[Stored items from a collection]
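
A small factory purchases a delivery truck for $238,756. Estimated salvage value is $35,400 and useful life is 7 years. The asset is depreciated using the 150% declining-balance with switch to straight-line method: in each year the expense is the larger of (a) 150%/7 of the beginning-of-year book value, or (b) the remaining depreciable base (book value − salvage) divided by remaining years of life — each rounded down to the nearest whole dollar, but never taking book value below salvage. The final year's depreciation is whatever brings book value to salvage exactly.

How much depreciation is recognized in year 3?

Depreciable base = $238,756 − $35,400 = $203,356.
Year 1: DB = ⌊$238,756 × 150%/7⌋ = $51,162; SL = ⌊$203,356/7⌋ = $29,050 → take DB $51,162. Book value $187,594.
Year 2: DB = ⌊$187,594 × 150%/7⌋ = $40,198; SL = ⌊$152,194/6⌋ = $25,365 → take DB $40,198. Book value $147,396.
Year 3: DB = ⌊$147,396 × 150%/7⌋ = $31,584; SL = ⌊$111,996/5⌋ = $22,399 → take DB $31,584. Book value $115,812.

$31,584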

- **TASK INSTRUCTIONS**: Print the data in full, with each line exactly as given.

- **THE ANSWER**:
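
A small factory purchases a delivery truck for $238,756. Estimated salvage value is $35,400 and useful life is 7 years. The asset is depreciated using the 150% declining-balance with switch to straight-line method: in each year the expense is the larger of (a) 150%/7 of the beginning-of-year book value, or (b) the remaining depreciable base (book value − salvage) divided by remaining years of life — each rounded down to the nearest whole dollar, but never taking book value below salvage. The final year's depreciation is whatever brings book value to salvage exactly.

How much depreciation is recognized in year 3?

Depreciable base = $238,756 − $35,400 = $203,356.
Year 1: DB = ⌊$238,756 × 150%/7⌋ = $51,162; SL = ⌊$203,356/7⌋ = $29,050 → take DB $51,162. Book value $187,594.
Year 2: DB = ⌊$187,594 × 150%/7⌋ = $40,198; SL = ⌊$152,194/6⌋ = $25,365 → take DB $40,198. Book value $147,396.
Year 3: DB = ⌊$147,396 × 150%/7⌋ = $31,584; SL = ⌊$111,996/5⌋ = $22,399 → take DB $31,584. Book value $115,812.

$31,584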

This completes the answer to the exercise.